▸ Exercise requirements
Make an exact transcription of the data below.

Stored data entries
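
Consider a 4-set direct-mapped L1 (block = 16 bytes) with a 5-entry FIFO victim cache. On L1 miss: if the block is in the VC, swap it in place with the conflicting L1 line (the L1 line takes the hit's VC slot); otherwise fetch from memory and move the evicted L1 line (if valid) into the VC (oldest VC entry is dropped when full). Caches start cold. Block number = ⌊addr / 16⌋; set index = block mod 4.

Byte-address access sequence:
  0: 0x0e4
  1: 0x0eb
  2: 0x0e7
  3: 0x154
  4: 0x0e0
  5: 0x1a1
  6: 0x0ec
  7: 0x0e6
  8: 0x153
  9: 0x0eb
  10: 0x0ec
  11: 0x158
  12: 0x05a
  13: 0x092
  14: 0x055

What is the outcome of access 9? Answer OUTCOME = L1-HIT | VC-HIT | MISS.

#0 0xe4→b14/s2 MISS; vc=[]
#1 0xeb→b14/s2 L1-HIT; vc=[]
#2 0xe7→b14/s2 L1-HIT; vc=[]
#3 0x154→b21/s1 MISS; vc=[]
#4 0xe0→b14/s2 L1-HIT; vc=[]
#5 0x1a1→b26/s2 MISS; vc=[14]
#6 0xec→b14/s2 VC-HIT; vc=[26]
#7 0xe6→b14/s2 L1-HIT; vc=[26]
#8 0x153→b21/s1 L1-HIT; vc=[26]
#9 0xeb→b14/s2 L1-HIT; vc=[26]
#10 0xec→b14/s2 L1-HIT; vc=[26]
#11 0x158→b21/s1 L1-HIT; vc=[26]
#12 0x5a→b5/s1 MISS; vc=[26,21]
#13 0x92→b9/s1 MISS; vc=[26,21,5]
#14 0x55→b5/s1 VC-HIT; vc=[26,21,9]

OUTCOME = L1-HIT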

▸ The answer
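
Consider a 4-set direct-mapped L1 (block = 16 bytes) with a 5-entry FIFO victim cache. On L1 miss: if the block is in the VC, swap it in place with the conflicting L1 line (the L1 line takes the hit's VC slot); otherwise fetch from memory and move the evicted L1 line (if valid) into the VC (oldest VC entry is dropped when full). Caches start cold. Block number = ⌊addr / 16⌋; set index = block mod 4.

Byte-address access sequence:
  0: 0x0e4
  1: 0x0eb
  2: 0x0e7
  3: 0x154
  4: 0x0e0
  5: 0x1a1
  6: 0x0ec
  7: 0x0e6
  8: 0x153
  9: 0x0eb
  10: 0x0ec
  11: 0x158
  12: 0x05a
  13: 0x092
  14: 0x055

What is the outcome of access 9? Answer OUTCOME = L1-HIT | VC-HIT | MISS.

#0 0xe4→b14/s2 MISS; vc=[]
#1 0xeb→b14/s2 L1-HIT; vc=[]
#2 0xe7→b14/s2 L1-HIT; vc=[]
#3 0x154→b21/s1 MISS; vc=[]
#4 0xe0→b14/s2 L1-HIT; vc=[]
#5 0x1a1→b26/s2 MISS; vc=[14]
#6 0xec→b14/s2 VC-HIT; vc=[26]
#7 0xe6→b14/s2 L1-HIT; vc=[26]
#8 0x153→b21/s1 L1-HIT; vc=[26]
#9 0xeb→b14/s2 L1-HIT; vc=[26]
#10 0xec→b14/s2 L1-HIT; vc=[26]
#11 0x158→b21/s1 L1-HIT; vc=[26]
#12 0x5a→b5/s1 MISS; vc=[26,21]
#13 0x92→b9/s1 MISS; vc=[26,21,5]
#14 0x55→b5/s1 VC-HIT; vc=[26,21,9]

OUTCOME = L1-HIT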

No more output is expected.